• _Prompt_
What you return should match every entry, character for character.

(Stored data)

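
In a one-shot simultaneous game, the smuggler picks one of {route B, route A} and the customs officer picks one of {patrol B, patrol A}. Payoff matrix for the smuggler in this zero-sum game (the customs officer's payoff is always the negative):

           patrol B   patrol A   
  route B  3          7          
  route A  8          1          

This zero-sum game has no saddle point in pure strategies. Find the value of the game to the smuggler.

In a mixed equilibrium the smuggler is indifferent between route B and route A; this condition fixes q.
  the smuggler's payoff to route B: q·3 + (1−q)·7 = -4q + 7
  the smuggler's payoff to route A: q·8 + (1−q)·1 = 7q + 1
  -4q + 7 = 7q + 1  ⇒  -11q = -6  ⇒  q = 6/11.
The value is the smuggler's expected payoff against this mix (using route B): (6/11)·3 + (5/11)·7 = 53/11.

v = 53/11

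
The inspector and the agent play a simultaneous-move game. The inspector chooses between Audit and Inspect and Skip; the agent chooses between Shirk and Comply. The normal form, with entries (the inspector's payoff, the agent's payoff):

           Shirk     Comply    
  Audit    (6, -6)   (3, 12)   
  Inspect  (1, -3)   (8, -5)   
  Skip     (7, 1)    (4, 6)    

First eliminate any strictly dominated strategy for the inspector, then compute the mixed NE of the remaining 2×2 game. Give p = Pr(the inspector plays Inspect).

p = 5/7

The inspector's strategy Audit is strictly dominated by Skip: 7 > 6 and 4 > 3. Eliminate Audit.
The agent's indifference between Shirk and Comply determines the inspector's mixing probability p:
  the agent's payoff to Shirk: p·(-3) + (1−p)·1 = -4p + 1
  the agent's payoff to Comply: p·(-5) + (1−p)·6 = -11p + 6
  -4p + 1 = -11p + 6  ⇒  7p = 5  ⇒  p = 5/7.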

• _Task output_
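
In a one-shot simultaneous game, the smuggler picks one of {route B, route A} and the customs officer picks one of {patrol B, patrol A}. Payoff matrix for the smuggler in this zero-sum game (the customs officer's payoff is always the negative):

           patrol B   patrol A   
  route B  3          7          
  route A  8          1          

This zero-sum game has no saddle point in pure strategies. Find the value of the game to the smuggler.

In a mixed equilibrium the smuggler is indifferent between route B and route A; this condition fixes q.
  the smuggler's payoff to route B: q·3 + (1−q)·7 = -4q + 7
  the smuggler's payoff to route A: q·8 + (1−q)·1 = 7q + 1
  -4q + 7 = 7q + 1  ⇒  -11q = -6  ⇒  q = 6/11.
The value is the smuggler's expected payoff against this mix (using route B): (6/11)·3 + (5/11)·7 = 53/11.

v = 53/11

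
The inspector and the agent play a simultaneous-move game. The inspector chooses between Audit and Inspect and Skip; the agent chooses between Shirk and Comply. The normal form, with entries (the inspector's payoff, the agent's payoff):

           Shirk     Comply    
  Audit    (6, -6)   (3, 12)   
  Inspect  (1, -3)   (8, -5)   
  Skip     (7, 1)    (4, 6)    

First eliminate any strictly dominated strategy for the inspector, then compute the mixed NE of the remaining 2×2 game. Give p = Pr(the inspector plays Inspect).

p = 5/7

The inspector's strategy Audit is strictly dominated by Skip: 7 > 6 and 4 > 3. Eliminate Audit.
The agent's indifference between Shirk and Comply determines the inspector's mixing probability p:
  the agent's payoff to Shirk: p·(-3) + (1−p)·1 = -4p + 1
  the agent's payoff to Comply: p·(-5) + (1−p)·6 = -11p + 6
  -4p + 1 = -11p + 6  ⇒  7p = 5  ⇒  p = 5/7.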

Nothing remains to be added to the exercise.